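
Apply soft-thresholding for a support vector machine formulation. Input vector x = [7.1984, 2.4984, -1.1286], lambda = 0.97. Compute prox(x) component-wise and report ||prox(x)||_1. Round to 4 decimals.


Soft-thresholding with lambda = 0.97:
prox(7.1984) = sign(7.1984)*max(|7.1984| - 0.97, 0) = 6.2284
prox(2.4984) = sign(2.4984)*max(|2.4984| - 0.97, 0) = 1.5284
prox(-1.1286) = sign(-1.1286)*max(|-1.1286| - 0.97, 0) = -0.1586
prox(x) = [6.2284, 1.5284, -0.1586]
||prox(x)||_1 = 6.2284 + 1.5284 + 0.1586 = 7.9154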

--

Without omitting anything, set down all the entries above again.

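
Apply soft-thresholding for a support vector machine formulation. Input vector x = [7.1984, 2.4984, -1.1286], lambda = 0.97. Compute prox(x) component-wise and report ||prox(x)||_1. Round to 4 decimals.


Soft-thresholding with lambda = 0.97:
prox(7.1984) = sign(7.1984)*max(|7.1984| - 0.97, 0) = 6.2284
prox(2.4984) = sign(2.4984)*max(|2.4984| - 0.97, 0) = 1.5284
prox(-1.1286) = sign(-1.1286)*max(|-1.1286| - 0.97, 0) = -0.1586
prox(x) = [6.2284, 1.5284, -0.1586]
||prox(x)||_1 = 6.2284 + 1.5284 + 0.1586 = 7.9154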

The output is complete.